[What is being asked]
Please reproduce the listing in full, exactly as given.
------------------------------------------------
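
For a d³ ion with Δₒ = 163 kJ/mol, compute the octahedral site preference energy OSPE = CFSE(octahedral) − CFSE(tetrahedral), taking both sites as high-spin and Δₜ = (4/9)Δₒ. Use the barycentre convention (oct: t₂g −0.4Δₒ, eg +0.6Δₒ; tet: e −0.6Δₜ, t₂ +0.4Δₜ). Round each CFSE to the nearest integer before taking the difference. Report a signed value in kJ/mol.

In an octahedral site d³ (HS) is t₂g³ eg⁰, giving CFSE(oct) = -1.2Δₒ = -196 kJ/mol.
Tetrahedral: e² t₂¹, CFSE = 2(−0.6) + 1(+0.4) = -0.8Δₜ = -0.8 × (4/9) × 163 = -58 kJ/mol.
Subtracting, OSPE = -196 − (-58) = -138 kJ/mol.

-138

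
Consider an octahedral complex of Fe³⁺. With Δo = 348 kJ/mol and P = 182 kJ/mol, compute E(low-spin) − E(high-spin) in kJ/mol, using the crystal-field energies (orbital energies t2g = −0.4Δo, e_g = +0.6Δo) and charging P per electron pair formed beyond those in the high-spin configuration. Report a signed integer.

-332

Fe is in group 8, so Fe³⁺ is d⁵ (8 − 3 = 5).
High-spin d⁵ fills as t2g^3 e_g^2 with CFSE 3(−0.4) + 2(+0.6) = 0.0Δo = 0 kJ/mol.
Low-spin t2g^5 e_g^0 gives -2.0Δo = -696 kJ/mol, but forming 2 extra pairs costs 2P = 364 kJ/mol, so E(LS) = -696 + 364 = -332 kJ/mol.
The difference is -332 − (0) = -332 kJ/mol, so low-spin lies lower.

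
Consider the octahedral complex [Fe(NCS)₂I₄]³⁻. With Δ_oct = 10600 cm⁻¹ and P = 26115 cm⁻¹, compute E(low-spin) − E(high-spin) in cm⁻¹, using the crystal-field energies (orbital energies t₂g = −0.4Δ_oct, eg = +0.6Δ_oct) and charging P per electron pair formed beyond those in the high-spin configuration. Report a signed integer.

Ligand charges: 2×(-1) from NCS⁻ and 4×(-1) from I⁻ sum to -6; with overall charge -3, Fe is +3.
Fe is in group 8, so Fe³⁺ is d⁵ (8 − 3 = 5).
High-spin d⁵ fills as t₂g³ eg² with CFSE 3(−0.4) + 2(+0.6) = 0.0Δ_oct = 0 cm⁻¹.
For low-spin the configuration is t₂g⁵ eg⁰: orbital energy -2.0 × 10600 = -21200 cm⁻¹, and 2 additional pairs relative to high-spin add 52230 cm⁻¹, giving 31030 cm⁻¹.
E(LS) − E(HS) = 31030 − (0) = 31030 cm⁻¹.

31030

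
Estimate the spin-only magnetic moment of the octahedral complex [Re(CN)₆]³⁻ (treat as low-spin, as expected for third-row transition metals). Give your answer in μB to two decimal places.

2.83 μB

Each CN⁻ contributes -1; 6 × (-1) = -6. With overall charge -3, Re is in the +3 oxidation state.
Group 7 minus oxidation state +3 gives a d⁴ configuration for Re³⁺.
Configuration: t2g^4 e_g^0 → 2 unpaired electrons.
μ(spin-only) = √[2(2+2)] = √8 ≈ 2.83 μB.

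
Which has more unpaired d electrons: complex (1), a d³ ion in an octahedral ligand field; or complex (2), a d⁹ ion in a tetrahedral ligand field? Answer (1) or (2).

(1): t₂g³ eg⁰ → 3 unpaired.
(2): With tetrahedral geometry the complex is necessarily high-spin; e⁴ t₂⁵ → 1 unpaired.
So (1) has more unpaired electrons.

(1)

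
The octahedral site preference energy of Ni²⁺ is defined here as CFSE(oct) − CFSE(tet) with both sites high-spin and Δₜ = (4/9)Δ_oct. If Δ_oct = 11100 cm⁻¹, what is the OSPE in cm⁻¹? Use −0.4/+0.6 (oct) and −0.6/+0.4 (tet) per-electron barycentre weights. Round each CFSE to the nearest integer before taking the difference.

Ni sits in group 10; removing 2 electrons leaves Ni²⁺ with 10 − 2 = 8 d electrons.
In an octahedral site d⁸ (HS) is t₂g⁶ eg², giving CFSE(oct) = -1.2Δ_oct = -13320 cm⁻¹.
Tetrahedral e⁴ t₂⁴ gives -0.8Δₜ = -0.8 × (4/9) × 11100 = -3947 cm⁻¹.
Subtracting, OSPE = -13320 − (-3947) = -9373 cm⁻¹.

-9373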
------------------------------------------------
[Written reply]
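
For a d³ ion with Δₒ = 163 kJ/mol, compute the octahedral site preference energy OSPE = CFSE(octahedral) − CFSE(tetrahedral), taking both sites as high-spin and Δₜ = (4/9)Δₒ. Use the barycentre convention (oct: t₂g −0.4Δₒ, eg +0.6Δₒ; tet: e −0.6Δₜ, t₂ +0.4Δₜ). Round each CFSE to the nearest integer before taking the difference. Report a signed value in kJ/mol.

In an octahedral site d³ (HS) is t₂g³ eg⁰, giving CFSE(oct) = -1.2Δₒ = -196 kJ/mol.
Tetrahedral: e² t₂¹, CFSE = 2(−0.6) + 1(+0.4) = -0.8Δₜ = -0.8 × (4/9) × 163 = -58 kJ/mol.
Subtracting, OSPE = -196 − (-58) = -138 kJ/mol.

-138

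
Consider an octahedral complex of Fe³⁺. With Δo = 348 kJ/mol and P = 182 kJ/mol, compute E(low-spin) − E(high-spin) in kJ/mol, using the crystal-field energies (orbital energies t2g = −0.4Δo, e_g = +0.6Δo) and charging P per electron pair formed beyond those in the high-spin configuration. Report a signed integer.

-332

Fe is in group 8, so Fe³⁺ is d⁵ (8 − 3 = 5).
High-spin d⁵ fills as t2g^3 e_g^2 with CFSE 3(−0.4) + 2(+0.6) = 0.0Δo = 0 kJ/mol.
Low-spin t2g^5 e_g^0 gives -2.0Δo = -696 kJ/mol, but forming 2 extra pairs costs 2P = 364 kJ/mol, so E(LS) = -696 + 364 = -332 kJ/mol.
The difference is -332 − (0) = -332 kJ/mol, so low-spin lies lower.

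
Consider the octahedral complex [Fe(NCS)₂I₄]³⁻. With Δ_oct = 10600 cm⁻¹ and P = 26115 cm⁻¹, compute E(low-spin) − E(high-spin) in cm⁻¹, using the crystal-field energies (orbital energies t₂g = −0.4Δ_oct, eg = +0.6Δ_oct) and charging P per electron pair formed beyond those in the high-spin configuration. Report a signed integer.

Ligand charges: 2×(-1) from NCS⁻ and 4×(-1) from I⁻ sum to -6; with overall charge -3, Fe is +3.
Fe is in group 8, so Fe³⁺ is d⁵ (8 − 3 = 5).
High-spin d⁵ fills as t₂g³ eg² with CFSE 3(−0.4) + 2(+0.6) = 0.0Δ_oct = 0 cm⁻¹.
For low-spin the configuration is t₂g⁵ eg⁰: orbital energy -2.0 × 10600 = -21200 cm⁻¹, and 2 additional pairs relative to high-spin add 52230 cm⁻¹, giving 31030 cm⁻¹.
E(LS) − E(HS) = 31030 − (0) = 31030 cm⁻¹.

31030

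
Estimate the spin-only magnetic moment of the octahedral complex [Re(CN)₆]³⁻ (treat as low-spin, as expected for third-row transition metals). Give your answer in μB to two decimal places.

2.83 μB

Each CN⁻ contributes -1; 6 × (-1) = -6. With overall charge -3, Re is in the +3 oxidation state.
Group 7 minus oxidation state +3 gives a d⁴ configuration for Re³⁺.
Configuration: t2g^4 e_g^0 → 2 unpaired electrons.
μ(spin-only) = √[2(2+2)] = √8 ≈ 2.83 μB.

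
Which has more unpaired d electrons: complex (1), a d³ ion in an octahedral ligand field; or complex (2), a d⁹ ion in a tetrahedral ligand field? Answer (1) or (2).

(1): t₂g³ eg⁰ → 3 unpaired.
(2): With tetrahedral geometry the complex is necessarily high-spin; e⁴ t₂⁵ → 1 unpaired.
So (1) has more unpaired electrons.

(1)

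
The octahedral site preference energy of Ni²⁺ is defined here as CFSE(oct) − CFSE(tet) with both sites high-spin and Δₜ = (4/9)Δ_oct. If Δ_oct = 11100 cm⁻¹, what is the OSPE in cm⁻¹? Use −0.4/+0.6 (oct) and −0.6/+0.4 (tet) per-electron barycentre weights. Round each CFSE to the nearest integer before taking the difference.

Ni sits in group 10; removing 2 electrons leaves Ni²⁺ with 10 − 2 = 8 d electrons.
In an octahedral site d⁸ (HS) is t₂g⁶ eg², giving CFSE(oct) = -1.2Δ_oct = -13320 cm⁻¹.
Tetrahedral e⁴ t₂⁴ gives -0.8Δₜ = -0.8 × (4/9) × 11100 = -3947 cm⁻¹.
Subtracting, OSPE = -13320 − (-3947) = -9373 cm⁻¹.

-9373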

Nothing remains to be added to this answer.